[Stored data entries]
-- Opening Marker --

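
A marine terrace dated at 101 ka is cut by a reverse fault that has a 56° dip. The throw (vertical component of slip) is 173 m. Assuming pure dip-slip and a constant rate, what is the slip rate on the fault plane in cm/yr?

0.207 cm/yr

dip-slip = throw / sin(dip) = 173 m / sin(56°) = 208.7 m
rate = 208.7 m / 101 ka = 0.00207 m/yr = 0.207 cm/yr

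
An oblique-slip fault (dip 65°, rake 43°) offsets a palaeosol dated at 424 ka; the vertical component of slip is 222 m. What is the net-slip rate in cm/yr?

0.0847 cm/yr

dip-slip = throw / sin(dip) = 222 / sin(65°) = 244.9 m
net slip = dip-slip / sin(rake) = 244.9 / sin(43°) = 359.2 m
rate = 359.2 m / 424 ka = 0.000847 m/yr = 0.0847 cm/yr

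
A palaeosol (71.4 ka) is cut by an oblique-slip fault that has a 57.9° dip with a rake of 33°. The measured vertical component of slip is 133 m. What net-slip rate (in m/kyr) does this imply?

dip-slip = throw / sin(dip) = 133 / sin(57.9°) = 157 m
net slip = dip-slip / sin(rake) = 157 / sin(33°) = 288.3 m
rate = 288.3 m / 71.4 ka = 0.00404 m/yr = 4.04 m/kyr

4.04 m/kyr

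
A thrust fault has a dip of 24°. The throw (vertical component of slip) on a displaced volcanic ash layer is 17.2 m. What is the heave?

heave = throw / tan(dip) = 17.2 / tan(24°) = 38.6 m

38.6 m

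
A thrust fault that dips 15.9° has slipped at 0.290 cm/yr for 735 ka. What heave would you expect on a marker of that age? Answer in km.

dip-slip = rate × time = 0.290 cm/yr × 735 ka = 2132 m
heave = dip-slip × cos(dip) = 2132 × cos(15.9°) = 2050 m = 2.05 km

2.05 km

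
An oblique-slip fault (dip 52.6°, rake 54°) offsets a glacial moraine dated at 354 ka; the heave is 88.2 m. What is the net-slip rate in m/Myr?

dip-slip = heave / cos(dip) = 88.2 / cos(52.6°) = 145.2 m
net slip = dip-slip / sin(rake) = 145.2 / sin(54°) = 179.5 m
rate = 179.5 m / 354 ka = 0.000507 m/yr = 507 m/Myr

507 m/Myr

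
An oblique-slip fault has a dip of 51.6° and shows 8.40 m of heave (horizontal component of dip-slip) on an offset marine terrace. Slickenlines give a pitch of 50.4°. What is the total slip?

17.6 m

dip-slip = heave / cos(dip) = 8.40 / cos(51.6°) = 13.52 m
net slip = dip-slip / sin(rake) = 13.52 / sin(50.4°) = 17.6 m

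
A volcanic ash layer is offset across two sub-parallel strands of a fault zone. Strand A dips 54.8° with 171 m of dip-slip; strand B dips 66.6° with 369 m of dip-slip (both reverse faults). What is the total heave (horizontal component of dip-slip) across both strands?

heave_A = 171 × cos(54.8°) = 98.57 m
heave_B = 369 × cos(66.6°) = 146.5 m
total = 98.57 + 146.5 = 245 m

245 m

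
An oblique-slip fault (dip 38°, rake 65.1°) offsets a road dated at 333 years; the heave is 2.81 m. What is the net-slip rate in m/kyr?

11.8 m/kyr

dip-slip = heave / cos(dip) = 2.81 / cos(38°) = 3.566 m
net slip = dip-slip / sin(rake) = 3.566 / sin(65.1°) = 3.931 m
rate = 3.931 m / 333 years = 0.0118 m/yr = 11.8 m/kyr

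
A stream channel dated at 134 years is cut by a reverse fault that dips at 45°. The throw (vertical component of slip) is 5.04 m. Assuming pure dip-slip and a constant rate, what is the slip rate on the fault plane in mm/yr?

dip-slip = throw / sin(dip) = 5.04 m / sin(45°) = 7.128 m
rate = 7.128 m / 134 years = 0.0532 m/yr = 53.2 mm/yr

53.2 mm/yr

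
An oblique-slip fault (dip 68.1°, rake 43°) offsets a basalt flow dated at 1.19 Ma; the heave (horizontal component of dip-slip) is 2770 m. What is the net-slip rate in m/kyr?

9.15 m/kyr

dip-slip = heave / cos(dip) = 2770 / cos(68.1°) = 7427 m
net slip = dip-slip / sin(rake) = 7427 / sin(43°) = 10890 m
rate = 10890 m / 1.19 Ma = 0.00915 m/yr = 9.15 m/kyr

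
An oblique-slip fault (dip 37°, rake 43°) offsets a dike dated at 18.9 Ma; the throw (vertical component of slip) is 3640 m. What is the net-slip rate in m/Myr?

dip-slip = throw / sin(dip) = 3640 / sin(37°) = 6048 m
net slip = dip-slip / sin(rake) = 6048 / sin(43°) = 8869 m
rate = 8869 m / 18.9 Ma = 0.000469 m/yr = 469 m/Myr

469 m/Myr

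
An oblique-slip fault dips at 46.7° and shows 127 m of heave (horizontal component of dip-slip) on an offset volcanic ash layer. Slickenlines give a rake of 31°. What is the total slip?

dip-slip = heave / cos(dip) = 127 / cos(46.7°) = 185.2 m
net slip = dip-slip / sin(rake) = 185.2 / sin(31°) = 360 m

360 m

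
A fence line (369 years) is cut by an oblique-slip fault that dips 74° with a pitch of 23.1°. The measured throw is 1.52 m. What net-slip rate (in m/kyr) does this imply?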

-- Closing Marker --

Task details :: Reproduce, with no other lines, the one containing "An oblique-slip fault dips" and all lines after it through the end of the data above.

Answer section ::
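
An oblique-slip fault dips at 46.7° and shows 127 m of heave (horizontal component of dip-slip) on an offset volcanic ash layer. Slickenlines give a rake of 31°. What is the total slip?

dip-slip = heave / cos(dip) = 127 / cos(46.7°) = 185.2 m
net slip = dip-slip / sin(rake) = 185.2 / sin(31°) = 360 m

360 m

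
A fence line (369 years) is cut by an oblique-slip fault that dips 74° with a pitch of 23.1°. The measured throw is 1.52 m. What net-slip rate (in m/kyr) does this imply?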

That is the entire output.